= Provided material =
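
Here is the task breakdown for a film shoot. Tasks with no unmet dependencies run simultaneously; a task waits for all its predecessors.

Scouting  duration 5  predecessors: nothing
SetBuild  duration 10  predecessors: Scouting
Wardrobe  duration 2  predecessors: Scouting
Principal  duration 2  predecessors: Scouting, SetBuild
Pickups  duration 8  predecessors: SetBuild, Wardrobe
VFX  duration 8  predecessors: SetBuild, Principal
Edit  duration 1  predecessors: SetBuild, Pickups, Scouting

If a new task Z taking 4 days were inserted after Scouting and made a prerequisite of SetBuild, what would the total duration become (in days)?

29

Originally the job takes 25 days.
With Z inserted, SetBuild now waits for max(Scouting, Z).
New critical path: Scouting→Z→SetBuild→Principal→VFX = 5+4+10+2+8 = 29 ⇒ 29 days.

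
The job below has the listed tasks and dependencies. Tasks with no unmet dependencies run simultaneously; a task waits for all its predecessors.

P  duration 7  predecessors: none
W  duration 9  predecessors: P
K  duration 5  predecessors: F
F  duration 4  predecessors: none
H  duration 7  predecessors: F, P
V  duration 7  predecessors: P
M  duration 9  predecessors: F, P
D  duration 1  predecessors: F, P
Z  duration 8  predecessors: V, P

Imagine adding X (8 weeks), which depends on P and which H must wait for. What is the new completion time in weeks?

22

Originally the schedule takes 22 weeks.
With X inserted, H now waits for max(F, P, X).
New critical path: P→X→H = 7+8+7 = 22 ⇒ 22 weeks.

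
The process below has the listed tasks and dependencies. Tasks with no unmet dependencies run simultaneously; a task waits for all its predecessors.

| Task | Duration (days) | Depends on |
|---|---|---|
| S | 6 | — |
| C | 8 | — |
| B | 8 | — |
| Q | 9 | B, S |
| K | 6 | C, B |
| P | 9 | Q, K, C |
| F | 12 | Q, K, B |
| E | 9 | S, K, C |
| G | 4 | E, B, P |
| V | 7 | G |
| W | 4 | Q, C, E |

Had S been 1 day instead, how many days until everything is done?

37

As given, the longest chain is B→Q→P→G→V = 8+9+9+4+7 = 37, so the finish is 37 days.
The longest path through S is only 35 days, so S has float 2.
The critical path is still B→Q→P→G→V; finish is now 37 days.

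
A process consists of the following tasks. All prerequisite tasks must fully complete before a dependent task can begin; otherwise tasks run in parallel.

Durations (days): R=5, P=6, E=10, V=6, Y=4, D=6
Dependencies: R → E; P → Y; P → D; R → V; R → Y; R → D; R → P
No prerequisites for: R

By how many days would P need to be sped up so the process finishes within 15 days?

2

Current finish: 17 days; target: 15.
P is on every critical path, so each day cut from P cuts the finish by one (this holds down to a finish of 15).
Need 17 − 15 = 2 days off P → P becomes 4 days, finish becomes 15.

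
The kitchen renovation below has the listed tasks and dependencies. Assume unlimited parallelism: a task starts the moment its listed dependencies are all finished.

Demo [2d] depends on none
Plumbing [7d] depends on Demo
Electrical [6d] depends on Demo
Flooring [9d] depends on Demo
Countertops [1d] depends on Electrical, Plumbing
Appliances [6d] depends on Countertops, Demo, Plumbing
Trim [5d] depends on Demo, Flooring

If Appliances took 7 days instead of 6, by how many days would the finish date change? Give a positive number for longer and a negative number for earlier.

1

As given, the longest chain is Demo→Plumbing→Countertops→Appliances = 2+7+1+6 = 16, so the finish is 16 days.
Appliances lies on that path, so at 7 days the path becomes 17 days.
The critical path is still Demo→Plumbing→Countertops→Appliances; finish is now 17 days.
Change in finish: 17 − 16 = +1 days.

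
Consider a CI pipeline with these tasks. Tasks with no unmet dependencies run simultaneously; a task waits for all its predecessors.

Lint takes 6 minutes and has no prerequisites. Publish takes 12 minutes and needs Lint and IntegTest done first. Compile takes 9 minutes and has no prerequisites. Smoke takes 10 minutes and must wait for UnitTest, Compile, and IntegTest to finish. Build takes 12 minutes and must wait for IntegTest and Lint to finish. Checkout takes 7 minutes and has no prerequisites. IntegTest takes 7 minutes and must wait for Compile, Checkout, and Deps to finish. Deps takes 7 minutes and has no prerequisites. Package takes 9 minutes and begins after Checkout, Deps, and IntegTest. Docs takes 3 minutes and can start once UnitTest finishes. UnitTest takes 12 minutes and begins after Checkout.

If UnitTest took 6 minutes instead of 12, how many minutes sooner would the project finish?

1

Baseline: Checkout→UnitTest→Smoke = 7+12+10 = 29 → 29 minutes.
Since UnitTest is critical, the -6 change carries straight to that chain (now 23 minutes).
The binding chain switches to Compile→IntegTest→Build = 9+7+12 = 28; finish 28 minutes.
Change in finish: 28 − 29 = -1 minutes.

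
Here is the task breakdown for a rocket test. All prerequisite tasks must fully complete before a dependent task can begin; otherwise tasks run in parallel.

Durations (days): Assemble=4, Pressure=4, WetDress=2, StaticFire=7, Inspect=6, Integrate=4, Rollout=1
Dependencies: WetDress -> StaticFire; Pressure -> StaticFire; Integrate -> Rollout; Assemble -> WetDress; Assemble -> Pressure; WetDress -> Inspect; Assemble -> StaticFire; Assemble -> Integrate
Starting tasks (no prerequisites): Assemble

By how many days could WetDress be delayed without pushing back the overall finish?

The longest chain is Assemble→Pressure→StaticFire = 4+4+7 = 15; overall finish 15 days.
The longest chain containing WetDress totals 13 days.
So WetDress can slip 8 − 6 = 2 days.

2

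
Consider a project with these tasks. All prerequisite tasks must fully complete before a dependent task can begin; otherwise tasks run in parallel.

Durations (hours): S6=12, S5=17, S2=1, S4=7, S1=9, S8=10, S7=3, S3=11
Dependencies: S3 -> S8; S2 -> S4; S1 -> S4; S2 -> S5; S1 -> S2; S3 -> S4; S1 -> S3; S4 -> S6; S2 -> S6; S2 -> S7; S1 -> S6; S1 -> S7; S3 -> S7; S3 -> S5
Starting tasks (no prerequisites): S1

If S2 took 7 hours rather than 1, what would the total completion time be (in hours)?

39

Actual critical path: S1→S3→S4→S6 = 9+11+7+12 = 39 ⇒ 39 hours.
S2 is off the critical path — its longest chain is 29 hours, giving 10 of slack.
That remains the longest chain; total 39 hours.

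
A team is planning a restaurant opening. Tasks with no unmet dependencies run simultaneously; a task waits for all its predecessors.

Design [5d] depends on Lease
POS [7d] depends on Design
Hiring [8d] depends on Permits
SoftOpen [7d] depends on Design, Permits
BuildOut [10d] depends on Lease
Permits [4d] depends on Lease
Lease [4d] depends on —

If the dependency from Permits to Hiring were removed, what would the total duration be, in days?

16

Original critical path: Lease→Permits→Hiring = 4+4+8 = 16 ⇒ 16 days.
Without Permits→Hiring, Hiring's earliest start moves from 8 to 0.
After: Lease→Design→POS = 4+5+7 = 16 → 16 days.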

= What is required =
Repeat the entries above verbatim, but only from the line that has "Countertops [1d] depends" down to the line that has "Consider a CI", inclusive.

= Your solution =
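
Countertops [1d] depends on Electrical, Plumbing
Appliances [6d] depends on Countertops, Demo, Plumbing
Trim [5d] depends on Demo, Flooring

If Appliances took 7 days instead of 6, by how many days would the finish date change? Give a positive number for longer and a negative number for earlier.

1

As given, the longest chain is Demo→Plumbing→Countertops→Appliances = 2+7+1+6 = 16, so the finish is 16 days.
Appliances lies on that path, so at 7 days the path becomes 17 days.
The critical path is still Demo→Plumbing→Countertops→Appliances; finish is now 17 days.
Change in finish: 17 − 16 = +1 days.

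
Consider a CI pipeline with these tasks. Tasks with no unmet dependencies run simultaneously; a task waits for all its predecessors.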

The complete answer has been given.